Every line of the following records that includes "privately" should be copied.

**TASK INPUTS:**
=== Begin Enclosure ===
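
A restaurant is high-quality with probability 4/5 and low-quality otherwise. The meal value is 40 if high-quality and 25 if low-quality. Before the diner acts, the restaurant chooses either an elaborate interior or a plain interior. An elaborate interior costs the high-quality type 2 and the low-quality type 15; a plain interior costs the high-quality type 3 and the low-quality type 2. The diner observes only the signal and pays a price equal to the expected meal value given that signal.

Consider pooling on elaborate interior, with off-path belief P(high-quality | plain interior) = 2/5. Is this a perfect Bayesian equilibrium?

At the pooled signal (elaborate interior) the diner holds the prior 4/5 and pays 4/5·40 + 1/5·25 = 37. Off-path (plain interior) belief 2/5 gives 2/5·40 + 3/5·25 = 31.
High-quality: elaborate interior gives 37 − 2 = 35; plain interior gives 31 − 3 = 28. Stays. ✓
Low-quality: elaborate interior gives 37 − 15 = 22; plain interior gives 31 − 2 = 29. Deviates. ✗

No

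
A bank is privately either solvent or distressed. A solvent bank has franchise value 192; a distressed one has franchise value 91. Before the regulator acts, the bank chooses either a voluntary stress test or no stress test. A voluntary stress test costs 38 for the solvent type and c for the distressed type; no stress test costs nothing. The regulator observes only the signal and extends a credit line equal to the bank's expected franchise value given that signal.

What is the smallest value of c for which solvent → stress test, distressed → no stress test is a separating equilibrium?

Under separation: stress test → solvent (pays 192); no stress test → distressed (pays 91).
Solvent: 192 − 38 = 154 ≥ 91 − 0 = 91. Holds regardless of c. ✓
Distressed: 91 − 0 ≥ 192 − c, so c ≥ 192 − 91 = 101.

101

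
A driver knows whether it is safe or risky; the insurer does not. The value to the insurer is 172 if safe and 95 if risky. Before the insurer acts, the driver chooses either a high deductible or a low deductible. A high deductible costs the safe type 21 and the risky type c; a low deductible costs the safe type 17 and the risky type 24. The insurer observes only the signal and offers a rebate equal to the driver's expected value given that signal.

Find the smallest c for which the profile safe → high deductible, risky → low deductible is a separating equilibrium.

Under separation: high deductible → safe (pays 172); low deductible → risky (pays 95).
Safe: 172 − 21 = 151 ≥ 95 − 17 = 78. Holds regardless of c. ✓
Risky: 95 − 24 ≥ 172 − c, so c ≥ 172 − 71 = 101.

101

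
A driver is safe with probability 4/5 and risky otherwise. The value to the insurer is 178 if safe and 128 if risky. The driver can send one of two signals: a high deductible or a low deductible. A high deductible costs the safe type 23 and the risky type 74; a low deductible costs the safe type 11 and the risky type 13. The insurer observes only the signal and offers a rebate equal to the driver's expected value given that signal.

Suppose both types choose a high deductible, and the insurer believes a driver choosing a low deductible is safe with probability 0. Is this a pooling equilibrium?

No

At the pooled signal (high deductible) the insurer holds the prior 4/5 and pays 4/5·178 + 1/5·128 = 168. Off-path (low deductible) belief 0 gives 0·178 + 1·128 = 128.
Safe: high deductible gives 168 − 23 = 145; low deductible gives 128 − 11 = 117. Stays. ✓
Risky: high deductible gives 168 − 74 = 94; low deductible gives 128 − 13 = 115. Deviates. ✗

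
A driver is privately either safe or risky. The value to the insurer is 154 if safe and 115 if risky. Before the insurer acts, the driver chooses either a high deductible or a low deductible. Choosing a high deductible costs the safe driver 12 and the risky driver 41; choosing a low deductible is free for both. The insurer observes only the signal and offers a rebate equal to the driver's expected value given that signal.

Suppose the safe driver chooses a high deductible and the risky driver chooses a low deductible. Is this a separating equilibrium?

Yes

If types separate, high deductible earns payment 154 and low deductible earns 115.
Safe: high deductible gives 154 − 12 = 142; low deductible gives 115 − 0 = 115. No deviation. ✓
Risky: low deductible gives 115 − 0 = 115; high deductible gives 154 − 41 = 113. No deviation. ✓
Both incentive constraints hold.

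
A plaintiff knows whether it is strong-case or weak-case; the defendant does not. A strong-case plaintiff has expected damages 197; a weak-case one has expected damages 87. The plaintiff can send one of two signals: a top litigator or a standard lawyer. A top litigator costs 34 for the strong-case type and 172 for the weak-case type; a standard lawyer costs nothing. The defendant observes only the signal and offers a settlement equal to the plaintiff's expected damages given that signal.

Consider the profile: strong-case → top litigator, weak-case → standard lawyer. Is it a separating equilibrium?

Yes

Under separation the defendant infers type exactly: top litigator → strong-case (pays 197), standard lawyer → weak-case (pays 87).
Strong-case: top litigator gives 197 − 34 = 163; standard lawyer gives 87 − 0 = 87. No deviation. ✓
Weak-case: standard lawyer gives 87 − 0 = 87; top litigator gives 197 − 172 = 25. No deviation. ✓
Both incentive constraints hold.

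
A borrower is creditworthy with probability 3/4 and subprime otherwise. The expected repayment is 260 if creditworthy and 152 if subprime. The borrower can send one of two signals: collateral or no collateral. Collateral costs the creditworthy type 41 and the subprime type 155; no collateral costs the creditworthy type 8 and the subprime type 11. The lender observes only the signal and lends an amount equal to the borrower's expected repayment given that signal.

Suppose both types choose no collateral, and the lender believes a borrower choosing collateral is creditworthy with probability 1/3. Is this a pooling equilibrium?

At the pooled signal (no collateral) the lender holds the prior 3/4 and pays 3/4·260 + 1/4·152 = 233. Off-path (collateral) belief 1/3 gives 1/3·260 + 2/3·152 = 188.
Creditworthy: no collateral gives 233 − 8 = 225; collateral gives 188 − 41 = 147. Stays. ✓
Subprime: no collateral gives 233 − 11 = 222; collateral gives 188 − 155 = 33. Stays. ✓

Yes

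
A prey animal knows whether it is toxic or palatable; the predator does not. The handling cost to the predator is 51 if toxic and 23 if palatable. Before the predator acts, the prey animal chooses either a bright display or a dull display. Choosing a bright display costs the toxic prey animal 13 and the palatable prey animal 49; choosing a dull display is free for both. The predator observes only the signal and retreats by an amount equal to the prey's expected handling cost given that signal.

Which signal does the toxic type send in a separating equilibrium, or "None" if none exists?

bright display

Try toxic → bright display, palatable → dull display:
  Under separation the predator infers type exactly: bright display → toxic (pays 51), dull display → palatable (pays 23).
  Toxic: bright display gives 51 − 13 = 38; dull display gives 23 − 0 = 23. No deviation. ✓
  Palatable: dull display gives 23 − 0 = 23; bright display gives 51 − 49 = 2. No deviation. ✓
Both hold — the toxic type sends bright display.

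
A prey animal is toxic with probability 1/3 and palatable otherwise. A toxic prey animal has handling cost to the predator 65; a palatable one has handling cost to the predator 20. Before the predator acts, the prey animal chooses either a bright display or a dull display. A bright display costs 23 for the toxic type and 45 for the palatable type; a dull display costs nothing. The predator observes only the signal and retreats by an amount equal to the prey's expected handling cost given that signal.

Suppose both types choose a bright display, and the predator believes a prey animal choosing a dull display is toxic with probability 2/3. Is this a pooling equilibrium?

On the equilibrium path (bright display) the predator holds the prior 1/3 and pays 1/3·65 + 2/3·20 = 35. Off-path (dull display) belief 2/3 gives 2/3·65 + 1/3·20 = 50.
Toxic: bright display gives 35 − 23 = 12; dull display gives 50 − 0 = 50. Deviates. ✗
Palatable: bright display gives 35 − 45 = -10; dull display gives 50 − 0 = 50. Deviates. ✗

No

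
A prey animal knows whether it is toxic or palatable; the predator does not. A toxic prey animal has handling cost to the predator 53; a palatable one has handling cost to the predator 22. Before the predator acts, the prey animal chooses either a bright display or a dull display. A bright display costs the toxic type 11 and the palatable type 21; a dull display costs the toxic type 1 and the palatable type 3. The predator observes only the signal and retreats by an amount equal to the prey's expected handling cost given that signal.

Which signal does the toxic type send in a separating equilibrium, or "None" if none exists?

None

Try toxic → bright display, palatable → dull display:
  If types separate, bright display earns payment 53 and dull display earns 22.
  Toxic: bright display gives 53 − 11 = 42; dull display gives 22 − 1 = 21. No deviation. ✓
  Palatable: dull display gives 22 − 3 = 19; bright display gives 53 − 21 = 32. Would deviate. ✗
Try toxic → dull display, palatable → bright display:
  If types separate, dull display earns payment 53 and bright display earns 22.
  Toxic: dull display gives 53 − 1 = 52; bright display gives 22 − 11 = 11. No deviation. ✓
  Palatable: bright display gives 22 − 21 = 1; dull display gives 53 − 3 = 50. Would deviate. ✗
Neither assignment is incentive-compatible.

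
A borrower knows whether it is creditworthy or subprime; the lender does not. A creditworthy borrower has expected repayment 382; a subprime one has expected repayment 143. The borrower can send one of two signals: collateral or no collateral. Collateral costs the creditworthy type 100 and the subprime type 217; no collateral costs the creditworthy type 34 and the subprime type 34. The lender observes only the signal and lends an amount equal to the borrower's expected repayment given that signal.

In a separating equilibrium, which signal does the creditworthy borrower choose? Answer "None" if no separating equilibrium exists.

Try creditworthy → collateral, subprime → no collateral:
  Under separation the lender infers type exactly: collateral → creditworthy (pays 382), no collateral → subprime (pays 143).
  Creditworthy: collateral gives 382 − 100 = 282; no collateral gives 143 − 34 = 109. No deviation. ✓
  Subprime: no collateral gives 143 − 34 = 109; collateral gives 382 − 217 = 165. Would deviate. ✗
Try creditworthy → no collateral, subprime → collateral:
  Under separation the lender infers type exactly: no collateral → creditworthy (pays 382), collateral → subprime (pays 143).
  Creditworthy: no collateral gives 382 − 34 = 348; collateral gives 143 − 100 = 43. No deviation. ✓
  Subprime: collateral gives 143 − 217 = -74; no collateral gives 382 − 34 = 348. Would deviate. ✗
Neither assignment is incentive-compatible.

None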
=== End Enclosure ===
**RESULT OF THE EXERCISE:**
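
A bank is privately either solvent or distressed. A solvent bank has franchise value 192; a distressed one has franchise value 91. Before the regulator acts, the bank chooses either a voluntary stress test or no stress test. A voluntary stress test costs 38 for the solvent type and c for the distressed type; no stress test costs nothing. The regulator observes only the signal and extends a credit line equal to the bank's expected franchise value given that signal.
A driver is privately either safe or risky. The value to the insurer is 154 if safe and 115 if risky. Before the insurer acts, the driver chooses either a high deductible or a low deductible. Choosing a high deductible costs the safe driver 12 and the risky driver 41; choosing a low deductible is free for both. The insurer observes only the signal and offers a rebate equal to the driver's expected value given that signal.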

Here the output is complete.